## About this exercise
An exact transcription of the lines below, from the first through the one containing "- Elena Chen", is the only output wanted.

## Stored items
____

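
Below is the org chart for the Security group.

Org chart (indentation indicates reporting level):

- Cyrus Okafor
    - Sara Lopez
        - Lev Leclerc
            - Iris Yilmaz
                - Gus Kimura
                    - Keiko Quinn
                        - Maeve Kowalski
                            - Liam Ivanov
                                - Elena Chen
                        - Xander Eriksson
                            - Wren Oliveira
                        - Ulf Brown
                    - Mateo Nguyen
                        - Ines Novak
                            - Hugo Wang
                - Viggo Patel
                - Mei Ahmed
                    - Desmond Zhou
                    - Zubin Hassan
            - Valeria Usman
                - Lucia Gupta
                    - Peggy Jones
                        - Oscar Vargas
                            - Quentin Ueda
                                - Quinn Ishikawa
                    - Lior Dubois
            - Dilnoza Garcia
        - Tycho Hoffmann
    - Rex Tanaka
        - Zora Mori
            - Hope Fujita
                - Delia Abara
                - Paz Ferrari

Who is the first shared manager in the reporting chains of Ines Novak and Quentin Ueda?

Lev Leclerc

Ines Novak's chain of managers is Mateo Nguyen, Gus Kimura, Iris Yilmaz, Lev Leclerc, Sara Lopez, Cyrus Okafor. Quentin Ueda's chain of managers is Oscar Vargas, Peggy Jones, Lucia Gupta, Valeria Usman, Lev Leclerc, Sara Lopez, Cyrus Okafor. The first manager that appears in both chains is Lev Leclerc.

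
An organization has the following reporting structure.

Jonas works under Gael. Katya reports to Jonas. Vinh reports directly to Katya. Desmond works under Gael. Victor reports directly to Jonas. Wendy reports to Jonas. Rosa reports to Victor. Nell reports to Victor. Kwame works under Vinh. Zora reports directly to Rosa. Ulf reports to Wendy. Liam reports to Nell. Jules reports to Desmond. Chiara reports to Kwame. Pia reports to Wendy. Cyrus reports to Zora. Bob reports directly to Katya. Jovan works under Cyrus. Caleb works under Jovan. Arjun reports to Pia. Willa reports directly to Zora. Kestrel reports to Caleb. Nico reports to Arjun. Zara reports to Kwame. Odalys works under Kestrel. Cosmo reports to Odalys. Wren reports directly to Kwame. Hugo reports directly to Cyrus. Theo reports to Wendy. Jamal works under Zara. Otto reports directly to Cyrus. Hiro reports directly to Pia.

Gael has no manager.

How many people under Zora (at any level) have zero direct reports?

The people in Zora's organization with no one reporting to them are Willa, Otto, Hugo, Cosmo. That is 4.

4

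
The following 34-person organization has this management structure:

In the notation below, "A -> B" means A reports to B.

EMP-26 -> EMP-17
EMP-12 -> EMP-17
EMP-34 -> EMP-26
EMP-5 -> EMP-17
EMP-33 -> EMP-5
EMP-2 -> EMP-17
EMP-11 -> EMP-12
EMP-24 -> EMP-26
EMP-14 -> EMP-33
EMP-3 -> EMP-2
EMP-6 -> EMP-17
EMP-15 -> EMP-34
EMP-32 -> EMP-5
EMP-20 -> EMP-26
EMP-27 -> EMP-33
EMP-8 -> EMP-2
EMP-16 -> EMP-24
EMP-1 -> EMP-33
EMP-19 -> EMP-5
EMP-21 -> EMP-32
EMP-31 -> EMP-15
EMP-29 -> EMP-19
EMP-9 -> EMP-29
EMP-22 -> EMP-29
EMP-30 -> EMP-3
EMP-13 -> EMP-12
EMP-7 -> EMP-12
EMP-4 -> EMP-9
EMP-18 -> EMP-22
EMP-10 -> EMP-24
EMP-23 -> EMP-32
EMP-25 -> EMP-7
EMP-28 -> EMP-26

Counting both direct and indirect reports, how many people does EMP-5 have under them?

EMP-5 directly manages EMP-33, EMP-32, EMP-19. Under EMP-33: EMP-1, EMP-27, EMP-14 (3). Under EMP-32: EMP-23, EMP-21 (2). Under EMP-19: EMP-29, EMP-22, EMP-18, EMP-9, EMP-4 (5). So EMP-5's organization is 3 direct reports plus everyone under them: 4 + 3 + 6 = 13.

13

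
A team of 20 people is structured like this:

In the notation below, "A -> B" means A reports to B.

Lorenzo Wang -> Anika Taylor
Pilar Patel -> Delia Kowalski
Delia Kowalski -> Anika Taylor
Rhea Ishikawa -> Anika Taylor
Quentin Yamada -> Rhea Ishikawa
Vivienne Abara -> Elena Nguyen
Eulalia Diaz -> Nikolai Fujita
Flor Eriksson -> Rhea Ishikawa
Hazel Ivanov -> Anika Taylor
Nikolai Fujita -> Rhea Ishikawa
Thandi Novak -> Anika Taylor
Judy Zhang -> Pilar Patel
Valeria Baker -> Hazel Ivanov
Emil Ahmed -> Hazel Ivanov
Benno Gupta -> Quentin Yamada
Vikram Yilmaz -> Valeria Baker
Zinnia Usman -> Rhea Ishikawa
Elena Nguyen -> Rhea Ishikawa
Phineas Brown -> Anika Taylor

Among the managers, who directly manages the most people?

Anika Taylor

Direct-report counts: Anika Taylor has 6; Delia Kowalski has 1; Pilar Patel has 1; Hazel Ivanov has 2; Valeria Baker has 1; Rhea Ishikawa has 5; Elena Nguyen has 1; Nikolai Fujita has 1; Quentin Yamada has 1. The largest is 6, held by Anika Taylor.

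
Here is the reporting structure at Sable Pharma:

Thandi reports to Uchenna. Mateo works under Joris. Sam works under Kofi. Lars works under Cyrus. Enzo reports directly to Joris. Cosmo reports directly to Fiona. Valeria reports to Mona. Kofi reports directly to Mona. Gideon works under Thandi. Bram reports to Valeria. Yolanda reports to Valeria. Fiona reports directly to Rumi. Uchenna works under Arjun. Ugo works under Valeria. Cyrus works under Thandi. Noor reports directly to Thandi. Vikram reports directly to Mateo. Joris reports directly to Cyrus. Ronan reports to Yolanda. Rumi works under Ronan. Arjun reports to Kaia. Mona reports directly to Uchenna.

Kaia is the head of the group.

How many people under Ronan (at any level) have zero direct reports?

1

The only person in Ronan's organization with no one reporting to them is Cosmo. That is 1.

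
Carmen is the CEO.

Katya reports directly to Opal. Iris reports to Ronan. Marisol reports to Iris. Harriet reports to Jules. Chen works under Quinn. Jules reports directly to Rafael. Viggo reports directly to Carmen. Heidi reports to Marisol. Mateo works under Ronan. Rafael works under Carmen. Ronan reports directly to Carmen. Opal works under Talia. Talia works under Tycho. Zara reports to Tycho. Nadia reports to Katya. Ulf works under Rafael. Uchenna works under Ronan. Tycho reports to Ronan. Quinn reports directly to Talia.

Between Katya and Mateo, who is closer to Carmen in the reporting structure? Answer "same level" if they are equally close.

Katya is 5 levels below Carmen; Mateo is 2. Mateo is higher.

Mateo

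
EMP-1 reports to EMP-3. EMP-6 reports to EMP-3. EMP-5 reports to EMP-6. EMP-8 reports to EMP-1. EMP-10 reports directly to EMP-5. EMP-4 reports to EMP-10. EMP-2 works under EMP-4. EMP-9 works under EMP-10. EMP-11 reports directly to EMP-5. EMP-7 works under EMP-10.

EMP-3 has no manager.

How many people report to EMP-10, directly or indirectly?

EMP-10 directly manages EMP-4, EMP-9, EMP-7. Under EMP-4: EMP-2 (1). EMP-9 has no reports. EMP-7 has no reports. So EMP-10's organization is 3 direct reports plus everyone under them: 2 + 1 + 1 = 4.

4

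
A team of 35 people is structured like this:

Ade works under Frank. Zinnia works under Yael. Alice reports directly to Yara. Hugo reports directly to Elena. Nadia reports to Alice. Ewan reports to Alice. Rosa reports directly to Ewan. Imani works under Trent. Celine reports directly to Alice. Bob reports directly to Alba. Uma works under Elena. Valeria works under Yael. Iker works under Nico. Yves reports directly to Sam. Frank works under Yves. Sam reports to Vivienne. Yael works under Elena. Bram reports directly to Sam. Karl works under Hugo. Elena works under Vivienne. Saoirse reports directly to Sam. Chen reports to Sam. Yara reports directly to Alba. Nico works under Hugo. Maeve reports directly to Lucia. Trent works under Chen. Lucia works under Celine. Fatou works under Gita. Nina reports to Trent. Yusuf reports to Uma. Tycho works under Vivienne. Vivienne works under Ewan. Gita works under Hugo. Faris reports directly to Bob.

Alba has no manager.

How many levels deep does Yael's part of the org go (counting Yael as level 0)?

1

The longest chain under Yael runs Yael → Zinnia, which is 1 level below Yael.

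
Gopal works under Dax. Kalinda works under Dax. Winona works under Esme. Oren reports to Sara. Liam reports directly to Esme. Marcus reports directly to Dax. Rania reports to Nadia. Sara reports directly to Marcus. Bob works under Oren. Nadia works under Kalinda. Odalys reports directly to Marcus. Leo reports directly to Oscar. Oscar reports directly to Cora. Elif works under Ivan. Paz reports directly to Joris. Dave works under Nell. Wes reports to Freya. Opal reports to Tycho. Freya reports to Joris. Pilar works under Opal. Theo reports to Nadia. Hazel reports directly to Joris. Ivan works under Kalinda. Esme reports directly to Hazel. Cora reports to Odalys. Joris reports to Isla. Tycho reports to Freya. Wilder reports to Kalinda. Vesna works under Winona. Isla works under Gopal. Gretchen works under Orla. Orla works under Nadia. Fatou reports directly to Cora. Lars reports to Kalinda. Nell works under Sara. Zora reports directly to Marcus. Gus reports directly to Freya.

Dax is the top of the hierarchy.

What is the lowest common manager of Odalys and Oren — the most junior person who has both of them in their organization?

Marcus

Odalys's chain of managers is Marcus, Dax. Oren's chain of managers is Sara, Marcus, Dax. The first manager that appears in both chains is Marcus.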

____

## Solution to the problem
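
Below is the org chart for the Security group.

Org chart (indentation indicates reporting level):

- Cyrus Okafor
    - Sara Lopez
        - Lev Leclerc
            - Iris Yilmaz
                - Gus Kimura
                    - Keiko Quinn
                        - Maeve Kowalski
                            - Liam Ivanov
                                - Elena Chen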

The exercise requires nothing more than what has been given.